ASSIGNED TASK:
All lines containing the string "series" must be copied from the entries.

_ _ _ _ _

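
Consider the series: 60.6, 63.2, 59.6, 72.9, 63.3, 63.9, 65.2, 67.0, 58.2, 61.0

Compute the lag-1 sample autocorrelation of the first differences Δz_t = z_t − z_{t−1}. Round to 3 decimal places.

-0.601

First differences Δz: 2.6, -3.6, 13.3, -9.6, 0.6, 1.3, 1.8, -8.8, 2.8
Mean of differences = 0.0444
Numerator Σ(Δz_t−Δz̄)(Δz_{t+1}−Δz̄) = -227.8198
Denominator Σ(Δz_t−Δz̄)² = 379.3222
r_1(Δz) = -227.8198 / 379.3222 = -0.601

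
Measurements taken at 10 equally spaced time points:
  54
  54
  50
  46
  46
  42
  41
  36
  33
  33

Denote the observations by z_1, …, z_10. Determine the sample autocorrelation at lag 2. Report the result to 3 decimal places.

0.387

Mean z̄ = (54 + 54 + 50 + 46 + 46 + 42 + 41 + 36 + 33 + 33)/10 = 43.5000
Numerator Σ_{t=1}^{8}(z_t−z̄)(z_{t+2}−z̄) = 217.0000
Denominator Σ(z_t−z̄)² = 560.5000
r_2 = 217.0000 / 560.5000 = 0.387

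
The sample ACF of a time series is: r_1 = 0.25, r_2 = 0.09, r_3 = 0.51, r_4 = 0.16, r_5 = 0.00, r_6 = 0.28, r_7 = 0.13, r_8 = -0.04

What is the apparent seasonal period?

The largest autocorrelation is r_3 = 0.51, with a weaker echo at lag 6 (0.28); the remaining lags stay at or below 0.25. The elevated value at lag 1 (0.25), dropping to 0.09 at lag 2, reflects decaying short-term dependence rather than seasonality.
The dominant spike at lag 3 indicates a seasonal period of 3.

3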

_ _ _ _ _

OUTPUT OF THE EXERCISE:
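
Consider the series: 60.6, 63.2, 59.6, 72.9, 63.3, 63.9, 65.2, 67.0, 58.2, 61.0
The sample ACF of a time series is: r_1 = 0.25, r_2 = 0.09, r_3 = 0.51, r_4 = 0.16, r_5 = 0.00, r_6 = 0.28, r_7 = 0.13, r_8 = -0.04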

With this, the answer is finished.